Information shown below:
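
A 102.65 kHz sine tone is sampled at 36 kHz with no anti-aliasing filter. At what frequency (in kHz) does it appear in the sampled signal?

Nyquist = 36,000/2 = 18,000 Hz; 102,650 Hz exceeds it.
Alias = |102,650 − 3×36,000| = |102,650 − 108,000| = 5,350 Hz = 5.35 kHz.

5.35 kHz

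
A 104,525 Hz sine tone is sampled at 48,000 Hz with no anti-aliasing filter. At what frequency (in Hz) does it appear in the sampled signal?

8,525 Hz

Nyquist = 48,000/2 = 24,000 Hz; 104,525 Hz exceeds it.
Alias = |104,525 − 2×48,000| = |104,525 − 96,000| = 8,525 Hz.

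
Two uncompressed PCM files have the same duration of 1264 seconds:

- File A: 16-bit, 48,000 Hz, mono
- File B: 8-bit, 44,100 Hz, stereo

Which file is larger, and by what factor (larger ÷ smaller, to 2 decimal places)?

File A: 48,000 × 2 × 1 = 96,000 bytes/s.
File B: 44,100 × 1 × 2 = 88,200 bytes/s.
File A is larger; ratio = 121,344,000 / 111,484,800 = 1.09.

File A, by a factor of 1.09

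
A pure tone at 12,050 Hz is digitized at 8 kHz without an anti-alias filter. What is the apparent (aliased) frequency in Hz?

3,950 Hz

Nyquist = 8,000/2 = 4,000 Hz; 12,050 Hz exceeds it.
Alias = |12,050 − 2×8,000| = |12,050 − 16,000| = 3,950 Hz.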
End of Information shown.
What is required
The material above should be given again in full, exactly.

Answer to the exercise
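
A 102.65 kHz sine tone is sampled at 36 kHz with no anti-aliasing filter. At what frequency (in kHz) does it appear in the sampled signal?

Nyquist = 36,000/2 = 18,000 Hz; 102,650 Hz exceeds it.
Alias = |102,650 − 3×36,000| = |102,650 − 108,000| = 5,350 Hz = 5.35 kHz.

5.35 kHz

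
A 104,525 Hz sine tone is sampled at 48,000 Hz with no anti-aliasing filter. At what frequency (in Hz) does it appear in the sampled signal?

8,525 Hz

Nyquist = 48,000/2 = 24,000 Hz; 104,525 Hz exceeds it.
Alias = |104,525 − 2×48,000| = |104,525 − 96,000| = 8,525 Hz.

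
Two uncompressed PCM files have the same duration of 1264 seconds:

- File A: 16-bit, 48,000 Hz, mono
- File B: 8-bit, 44,100 Hz, stereo

Which file is larger, and by what factor (larger ÷ smaller, to 2 decimal places)?

File A: 48,000 × 2 × 1 = 96,000 bytes/s.
File B: 44,100 × 1 × 2 = 88,200 bytes/s.
File A is larger; ratio = 121,344,000 / 111,484,800 = 1.09.

File A, by a factor of 1.09

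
A pure tone at 12,050 Hz is digitized at 8 kHz without an anti-alias filter. What is the apparent (aliased) frequency in Hz?

3,950 Hz

Nyquist = 8,000/2 = 4,000 Hz; 12,050 Hz exceeds it.
Alias = |12,050 − 2×8,000| = |12,050 − 16,000| = 3,950 Hz.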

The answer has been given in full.